■ WORK TASK: Range to reproduce from the entries below: the line with "White: Ka7.", the line with "If White plays Ra2, is Black then checkmated?", and every line in between. Give them exactly and give nothing else.

== Segment start ==

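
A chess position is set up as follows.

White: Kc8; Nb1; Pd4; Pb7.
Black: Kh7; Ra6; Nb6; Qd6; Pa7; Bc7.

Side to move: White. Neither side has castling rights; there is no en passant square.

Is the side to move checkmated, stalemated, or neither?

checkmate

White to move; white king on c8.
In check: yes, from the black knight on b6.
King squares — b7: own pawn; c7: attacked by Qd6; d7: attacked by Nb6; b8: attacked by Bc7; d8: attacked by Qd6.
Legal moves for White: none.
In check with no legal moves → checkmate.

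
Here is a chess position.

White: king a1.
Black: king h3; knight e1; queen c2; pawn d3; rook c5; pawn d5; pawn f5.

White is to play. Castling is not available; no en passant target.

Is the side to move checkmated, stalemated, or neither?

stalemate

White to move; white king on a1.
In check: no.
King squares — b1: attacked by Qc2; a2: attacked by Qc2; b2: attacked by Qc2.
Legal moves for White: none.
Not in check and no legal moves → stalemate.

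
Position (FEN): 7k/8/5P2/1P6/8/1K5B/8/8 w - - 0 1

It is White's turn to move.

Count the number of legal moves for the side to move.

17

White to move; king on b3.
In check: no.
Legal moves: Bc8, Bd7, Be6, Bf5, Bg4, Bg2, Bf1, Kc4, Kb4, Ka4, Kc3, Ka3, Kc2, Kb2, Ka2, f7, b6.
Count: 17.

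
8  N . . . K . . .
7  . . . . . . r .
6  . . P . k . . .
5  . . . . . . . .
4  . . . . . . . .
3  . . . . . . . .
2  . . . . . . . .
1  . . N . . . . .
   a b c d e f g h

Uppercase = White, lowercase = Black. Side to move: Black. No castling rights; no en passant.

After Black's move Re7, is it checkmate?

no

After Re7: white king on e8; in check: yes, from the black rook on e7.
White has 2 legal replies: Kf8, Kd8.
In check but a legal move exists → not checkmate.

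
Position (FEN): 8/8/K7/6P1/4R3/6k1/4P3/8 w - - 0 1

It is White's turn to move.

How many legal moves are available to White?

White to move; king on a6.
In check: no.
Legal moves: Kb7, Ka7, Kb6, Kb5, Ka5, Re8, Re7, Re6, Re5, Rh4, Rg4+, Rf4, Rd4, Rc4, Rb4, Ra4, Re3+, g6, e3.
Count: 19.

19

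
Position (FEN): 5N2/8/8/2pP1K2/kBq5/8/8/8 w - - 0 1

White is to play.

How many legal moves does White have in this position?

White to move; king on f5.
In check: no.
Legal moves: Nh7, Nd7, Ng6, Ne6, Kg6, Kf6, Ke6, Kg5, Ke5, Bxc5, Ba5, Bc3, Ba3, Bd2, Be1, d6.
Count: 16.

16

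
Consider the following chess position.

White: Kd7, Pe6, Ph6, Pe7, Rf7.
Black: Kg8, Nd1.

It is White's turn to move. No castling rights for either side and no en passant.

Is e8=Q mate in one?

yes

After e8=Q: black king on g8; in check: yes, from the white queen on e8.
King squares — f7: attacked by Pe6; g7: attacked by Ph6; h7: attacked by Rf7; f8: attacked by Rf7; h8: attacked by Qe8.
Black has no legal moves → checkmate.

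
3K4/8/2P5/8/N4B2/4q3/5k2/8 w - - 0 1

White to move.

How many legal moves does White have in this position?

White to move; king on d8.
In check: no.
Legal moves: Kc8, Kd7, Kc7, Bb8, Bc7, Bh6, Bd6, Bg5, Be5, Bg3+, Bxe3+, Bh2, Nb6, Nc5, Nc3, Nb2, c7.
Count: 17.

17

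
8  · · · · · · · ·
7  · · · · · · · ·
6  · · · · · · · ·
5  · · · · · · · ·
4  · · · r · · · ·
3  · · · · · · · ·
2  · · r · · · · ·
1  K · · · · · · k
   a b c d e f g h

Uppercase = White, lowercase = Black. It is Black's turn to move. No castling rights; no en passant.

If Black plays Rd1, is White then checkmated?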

== Segment end ==
== Segment start ==

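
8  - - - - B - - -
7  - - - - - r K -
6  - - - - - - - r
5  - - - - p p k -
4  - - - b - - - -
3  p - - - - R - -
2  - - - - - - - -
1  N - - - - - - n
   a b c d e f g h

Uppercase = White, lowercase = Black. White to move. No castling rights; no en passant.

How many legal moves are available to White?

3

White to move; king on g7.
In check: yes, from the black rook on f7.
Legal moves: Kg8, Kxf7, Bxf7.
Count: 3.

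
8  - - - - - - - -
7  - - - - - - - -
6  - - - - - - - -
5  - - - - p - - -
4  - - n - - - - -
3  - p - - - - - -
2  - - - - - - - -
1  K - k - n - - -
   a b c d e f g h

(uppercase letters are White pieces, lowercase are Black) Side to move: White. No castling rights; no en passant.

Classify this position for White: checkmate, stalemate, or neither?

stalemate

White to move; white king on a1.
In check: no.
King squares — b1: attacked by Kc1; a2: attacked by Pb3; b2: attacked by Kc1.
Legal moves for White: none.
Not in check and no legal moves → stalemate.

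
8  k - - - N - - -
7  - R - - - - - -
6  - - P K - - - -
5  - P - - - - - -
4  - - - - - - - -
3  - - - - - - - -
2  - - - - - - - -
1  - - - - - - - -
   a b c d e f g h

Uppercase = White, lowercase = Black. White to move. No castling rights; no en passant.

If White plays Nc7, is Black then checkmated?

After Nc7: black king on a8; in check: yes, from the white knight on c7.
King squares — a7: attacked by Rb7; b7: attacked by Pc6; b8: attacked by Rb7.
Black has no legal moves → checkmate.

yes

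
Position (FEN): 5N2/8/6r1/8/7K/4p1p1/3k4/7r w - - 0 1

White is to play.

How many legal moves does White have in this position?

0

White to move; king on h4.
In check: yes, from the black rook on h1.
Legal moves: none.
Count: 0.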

== Segment end ==
== Segment start ==

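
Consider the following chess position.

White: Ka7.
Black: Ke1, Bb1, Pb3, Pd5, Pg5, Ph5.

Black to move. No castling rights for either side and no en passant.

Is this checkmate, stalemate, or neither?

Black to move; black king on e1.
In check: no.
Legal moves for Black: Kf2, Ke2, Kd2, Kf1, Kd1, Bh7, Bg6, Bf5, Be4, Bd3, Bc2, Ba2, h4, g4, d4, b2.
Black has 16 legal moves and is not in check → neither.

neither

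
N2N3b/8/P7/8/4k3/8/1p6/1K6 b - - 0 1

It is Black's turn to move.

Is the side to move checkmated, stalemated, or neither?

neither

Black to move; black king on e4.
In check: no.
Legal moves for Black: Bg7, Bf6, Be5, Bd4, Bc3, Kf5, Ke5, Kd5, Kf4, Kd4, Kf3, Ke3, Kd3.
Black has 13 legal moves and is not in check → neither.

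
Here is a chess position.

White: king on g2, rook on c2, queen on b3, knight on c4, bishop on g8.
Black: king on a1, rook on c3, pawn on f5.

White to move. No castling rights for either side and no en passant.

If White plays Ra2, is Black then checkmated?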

== Segment end ==

■ RESULT OF THIS TASK:
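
White: Ka7.
Black: Ke1, Bb1, Pb3, Pd5, Pg5, Ph5.

Black to move. No castling rights for either side and no en passant.

Is this checkmate, stalemate, or neither?

Black to move; black king on e1.
In check: no.
Legal moves for Black: Kf2, Ke2, Kd2, Kf1, Kd1, Bh7, Bg6, Bf5, Be4, Bd3, Bc2, Ba2, h4, g4, d4, b2.
Black has 16 legal moves and is not in check → neither.

neither

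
N2N3b/8/P7/8/4k3/8/1p6/1K6 b - - 0 1

It is Black's turn to move.

Is the side to move checkmated, stalemated, or neither?

neither

Black to move; black king on e4.
In check: no.
Legal moves for Black: Bg7, Bf6, Be5, Bd4, Bc3, Kf5, Ke5, Kd5, Kf4, Kd4, Kf3, Ke3, Kd3.
Black has 13 legal moves and is not in check → neither.

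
Here is a chess position.

White: king on g2, rook on c2, queen on b3, knight on c4, bishop on g8.
Black: king on a1, rook on c3, pawn on f5.

White to move. No castling rights for either side and no en passant.

If White plays Ra2, is Black then checkmated?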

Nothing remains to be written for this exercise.